#### PROBLEM TO SOLVE
Every record shown here needs to be repeated exactly.

====

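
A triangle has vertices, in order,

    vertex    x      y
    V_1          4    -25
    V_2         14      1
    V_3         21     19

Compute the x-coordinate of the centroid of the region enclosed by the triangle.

13

Apply Gauss's area formula. First the cross-terms c_i = x_i·y_{i+1} − x_{i+1}·y_i:
  354, 245, -601  ⇒  2A = -2, A = -1.
Then Σ (x_i + x_{i+1})·c_i = -78, so x̄ = -78 / (6·(-1)) = 13.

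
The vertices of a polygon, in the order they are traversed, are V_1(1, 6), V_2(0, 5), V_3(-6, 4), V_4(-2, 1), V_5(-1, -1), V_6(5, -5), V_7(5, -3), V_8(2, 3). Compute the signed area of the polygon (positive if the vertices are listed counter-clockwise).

45

Σ = (5) + (30) + (2) + (3) + (10) + (10) + (21) + (9) = 90
Signed area = Σ/2 = 45 (positive ⇒ counter-clockwise traversal).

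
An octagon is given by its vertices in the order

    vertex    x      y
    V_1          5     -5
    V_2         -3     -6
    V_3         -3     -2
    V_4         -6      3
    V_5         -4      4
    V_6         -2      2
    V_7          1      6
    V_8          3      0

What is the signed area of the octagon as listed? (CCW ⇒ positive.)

Σ = (-45) + (-12) + (-21) + (-12) + (0) + (-14) + (-18) + (-15) = -137
Signed area = Σ/2 = -68.5 (negative ⇒ clockwise traversal).

-68.5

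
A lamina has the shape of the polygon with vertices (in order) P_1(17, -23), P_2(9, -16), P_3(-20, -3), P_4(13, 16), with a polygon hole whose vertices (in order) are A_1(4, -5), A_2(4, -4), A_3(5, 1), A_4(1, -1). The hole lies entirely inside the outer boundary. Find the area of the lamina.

621.5

Outer boundary:
Apply the shoelace (surveyor's) formula: 2A = Σ (x_i·y_{i+1} − x_{i+1}·y_i), indices taken mod 4.
Cross-terms: -65, -347, -281, -571  ⇒  Σ = -1264
Area = |Σ|/2 = 632.
Hole:
Apply the surveyor's formula: 2A = Σ (x_i·y_{i+1} − x_{i+1}·y_i), indices taken mod 4.
A_1→A_2: (4)(-4) − (4)(-5) = 4
A_2→A_3: (4)(1) − (5)(-4) = 24
A_3→A_4: (5)(-1) − (1)(1) = -6
A_4→A_1: (1)(-5) − (4)(-1) = -1
Σ = 21
Area = |Σ|/2 = 10.5.
Net area = 632 − 10.5 = 621.5.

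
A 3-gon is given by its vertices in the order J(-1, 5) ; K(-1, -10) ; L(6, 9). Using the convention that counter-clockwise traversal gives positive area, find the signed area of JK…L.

Σ = (15) + (51) + (39) = 105
Signed area = Σ/2 = 52.5 (positive ⇒ counter-clockwise traversal).

52.5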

====

#### WRITTEN RESPONSE
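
A triangle has vertices, in order,

    vertex    x      y
    V_1          4    -25
    V_2         14      1
    V_3         21     19

Compute the x-coordinate of the centroid of the region enclosed by the triangle.

13

Apply Gauss's area formula. First the cross-terms c_i = x_i·y_{i+1} − x_{i+1}·y_i:
  354, 245, -601  ⇒  2A = -2, A = -1.
Then Σ (x_i + x_{i+1})·c_i = -78, so x̄ = -78 / (6·(-1)) = 13.

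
The vertices of a polygon, in the order they are traversed, are V_1(1, 6), V_2(0, 5), V_3(-6, 4), V_4(-2, 1), V_5(-1, -1), V_6(5, -5), V_7(5, -3), V_8(2, 3). Compute the signed area of the polygon (positive if the vertices are listed counter-clockwise).

45

Σ = (5) + (30) + (2) + (3) + (10) + (10) + (21) + (9) = 90
Signed area = Σ/2 = 45 (positive ⇒ counter-clockwise traversal).

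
An octagon is given by its vertices in the order

    vertex    x      y
    V_1          5     -5
    V_2         -3     -6
    V_3         -3     -2
    V_4         -6      3
    V_5         -4      4
    V_6         -2      2
    V_7          1      6
    V_8          3      0

What is the signed area of the octagon as listed? (CCW ⇒ positive.)

Σ = (-45) + (-12) + (-21) + (-12) + (0) + (-14) + (-18) + (-15) = -137
Signed area = Σ/2 = -68.5 (negative ⇒ clockwise traversal).

-68.5

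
A lamina has the shape of the polygon with vertices (in order) P_1(17, -23), P_2(9, -16), P_3(-20, -3), P_4(13, 16), with a polygon hole whose vertices (in order) are A_1(4, -5), A_2(4, -4), A_3(5, 1), A_4(1, -1). The hole lies entirely inside the outer boundary. Find the area of the lamina.

621.5

Outer boundary:
Apply the shoelace (surveyor's) formula: 2A = Σ (x_i·y_{i+1} − x_{i+1}·y_i), indices taken mod 4.
Cross-terms: -65, -347, -281, -571  ⇒  Σ = -1264
Area = |Σ|/2 = 632.
Hole:
Apply the surveyor's formula: 2A = Σ (x_i·y_{i+1} − x_{i+1}·y_i), indices taken mod 4.
A_1→A_2: (4)(-4) − (4)(-5) = 4
A_2→A_3: (4)(1) − (5)(-4) = 24
A_3→A_4: (5)(-1) − (1)(1) = -6
A_4→A_1: (1)(-5) − (4)(-1) = -1
Σ = 21
Area = |Σ|/2 = 10.5.
Net area = 632 − 10.5 = 621.5.

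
A 3-gon is given by its vertices in the order J(-1, 5) ; K(-1, -10) ; L(6, 9). Using the convention that counter-clockwise traversal gives positive area, find the signed area of JK…L.

Σ = (15) + (51) + (39) = 105
Signed area = Σ/2 = 52.5 (positive ⇒ counter-clockwise traversal).

52.5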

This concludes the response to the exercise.